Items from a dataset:

>>>

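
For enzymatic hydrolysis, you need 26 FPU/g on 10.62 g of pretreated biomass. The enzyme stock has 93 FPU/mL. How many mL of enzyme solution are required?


V = dosage * m_sub / activity
V = 26 * 10.62 / 93
V = 2.9690 mL

2.9690 mL


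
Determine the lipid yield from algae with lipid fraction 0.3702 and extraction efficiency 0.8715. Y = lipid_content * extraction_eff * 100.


Y = lipid_content * extraction_eff * 100
= 0.3702 * 0.8715 * 100
= 32.2629%

32.2629%


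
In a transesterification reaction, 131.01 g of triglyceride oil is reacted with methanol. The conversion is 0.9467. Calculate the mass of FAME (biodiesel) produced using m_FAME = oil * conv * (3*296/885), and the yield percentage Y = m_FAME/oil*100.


m_FAME = oil * conv * (3 * 296 / 885) = oil * conv * (888/885)
= 131.01 * 0.9467 * 888 / 885
= 124.4476 g
Y = m_FAME / oil * 100 = conv * (888/885) * 100
= 0.9467 * 888 / 885 * 100
= 94.99%

124.4476 g FAME; Y = 94.99%


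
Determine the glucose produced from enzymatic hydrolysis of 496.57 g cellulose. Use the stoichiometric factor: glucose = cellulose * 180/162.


glucose = cellulose * 180/162
= 496.57 * 180/162
= 551.7444 g

551.7444 g


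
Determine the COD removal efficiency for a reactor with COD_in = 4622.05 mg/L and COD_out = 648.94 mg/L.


eta = (COD_in - COD_out) / COD_in * 100
= (4622.05 - 648.94) / 4622.05 * 100
= 85.9599%

85.9599%


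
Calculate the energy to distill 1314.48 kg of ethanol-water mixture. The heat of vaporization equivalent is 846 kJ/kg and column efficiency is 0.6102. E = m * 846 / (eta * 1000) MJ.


E = m * 846 / (eta * 1000)
= 1314.48 * 846 / (0.6102 * 1000)
= 1822.4354 MJ

1822.4354 MJ


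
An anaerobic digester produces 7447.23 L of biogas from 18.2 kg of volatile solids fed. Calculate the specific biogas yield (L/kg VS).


Y = V / VS
= 7447.23 / 18.2
= 409.1885 L/kg VS

409.1885 L/kg VS


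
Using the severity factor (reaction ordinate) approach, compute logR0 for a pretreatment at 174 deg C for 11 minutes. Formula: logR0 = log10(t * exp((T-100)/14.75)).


logR0 = log10(t * exp((T - 100) / 14.75))
= log10(11 * exp((174 - 100) / 14.75))
= 3.2202

3.2202


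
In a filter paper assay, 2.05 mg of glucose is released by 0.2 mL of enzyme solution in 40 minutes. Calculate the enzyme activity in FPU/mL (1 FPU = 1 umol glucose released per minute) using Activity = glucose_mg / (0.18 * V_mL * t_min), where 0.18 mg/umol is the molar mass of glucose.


Activity = glucose_mg / (0.18 mg/umol * V_mL * t_min)
= 2.05 / (0.18 * 0.2 * 40)
= 1.4236 FPU/mL

1.4236 FPU/mL


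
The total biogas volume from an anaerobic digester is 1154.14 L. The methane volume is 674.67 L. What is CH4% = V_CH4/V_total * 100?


CH4% = V_CH4 / V_total * 100
= 674.67 / 1154.14 * 100
= 58.4565%

58.4565%


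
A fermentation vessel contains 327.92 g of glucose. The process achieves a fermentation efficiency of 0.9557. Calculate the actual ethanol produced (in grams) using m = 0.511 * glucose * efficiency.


Actual ethanol: m = 0.511 * 327.92 * 0.9557
m = 160.1439 g

160.1439 g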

<<<

(Exercise requirements) Would you transcribe the data above exactly as it stands?

(Answer box)
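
For enzymatic hydrolysis, you need 26 FPU/g on 10.62 g of pretreated biomass. The enzyme stock has 93 FPU/mL. How many mL of enzyme solution are required?


V = dosage * m_sub / activity
V = 26 * 10.62 / 93
V = 2.9690 mL

2.9690 mL


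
Determine the lipid yield from algae with lipid fraction 0.3702 and extraction efficiency 0.8715. Y = lipid_content * extraction_eff * 100.


Y = lipid_content * extraction_eff * 100
= 0.3702 * 0.8715 * 100
= 32.2629%

32.2629%


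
In a transesterification reaction, 131.01 g of triglyceride oil is reacted with methanol. The conversion is 0.9467. Calculate the mass of FAME (biodiesel) produced using m_FAME = oil * conv * (3*296/885), and the yield percentage Y = m_FAME/oil*100.


m_FAME = oil * conv * (3 * 296 / 885) = oil * conv * (888/885)
= 131.01 * 0.9467 * 888 / 885
= 124.4476 g
Y = m_FAME / oil * 100 = conv * (888/885) * 100
= 0.9467 * 888 / 885 * 100
= 94.99%

124.4476 g FAME; Y = 94.99%


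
Determine the glucose produced from enzymatic hydrolysis of 496.57 g cellulose. Use the stoichiometric factor: glucose = cellulose * 180/162.


glucose = cellulose * 180/162
= 496.57 * 180/162
= 551.7444 g

551.7444 g


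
Determine the COD removal efficiency for a reactor with COD_in = 4622.05 mg/L and COD_out = 648.94 mg/L.


eta = (COD_in - COD_out) / COD_in * 100
= (4622.05 - 648.94) / 4622.05 * 100
= 85.9599%

85.9599%


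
Calculate the energy to distill 1314.48 kg of ethanol-water mixture. The heat of vaporization equivalent is 846 kJ/kg and column efficiency is 0.6102. E = m * 846 / (eta * 1000) MJ.


E = m * 846 / (eta * 1000)
= 1314.48 * 846 / (0.6102 * 1000)
= 1822.4354 MJ

1822.4354 MJ


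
An anaerobic digester produces 7447.23 L of biogas from 18.2 kg of volatile solids fed. Calculate the specific biogas yield (L/kg VS).


Y = V / VS
= 7447.23 / 18.2
= 409.1885 L/kg VS

409.1885 L/kg VS


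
Using the severity factor (reaction ordinate) approach, compute logR0 for a pretreatment at 174 deg C for 11 minutes. Formula: logR0 = log10(t * exp((T-100)/14.75)).


logR0 = log10(t * exp((T - 100) / 14.75))
= log10(11 * exp((174 - 100) / 14.75))
= 3.2202

3.2202


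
In a filter paper assay, 2.05 mg of glucose is released by 0.2 mL of enzyme solution in 40 minutes. Calculate the enzyme activity in FPU/mL (1 FPU = 1 umol glucose released per minute) using Activity = glucose_mg / (0.18 * V_mL * t_min), where 0.18 mg/umol is the molar mass of glucose.


Activity = glucose_mg / (0.18 mg/umol * V_mL * t_min)
= 2.05 / (0.18 * 0.2 * 40)
= 1.4236 FPU/mL

1.4236 FPU/mL


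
The total biogas volume from an anaerobic digester is 1154.14 L. The methane volume is 674.67 L. What is CH4% = V_CH4/V_total * 100?


CH4% = V_CH4 / V_total * 100
= 674.67 / 1154.14 * 100
= 58.4565%

58.4565%


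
A fermentation vessel contains 327.92 g of glucose. The process achieves a fermentation efficiency of 0.9557. Calculate the actual ethanol produced (in grams) using m = 0.511 * glucose * efficiency.


Actual ethanol: m = 0.511 * 327.92 * 0.9557
m = 160.1439 g

160.1439 g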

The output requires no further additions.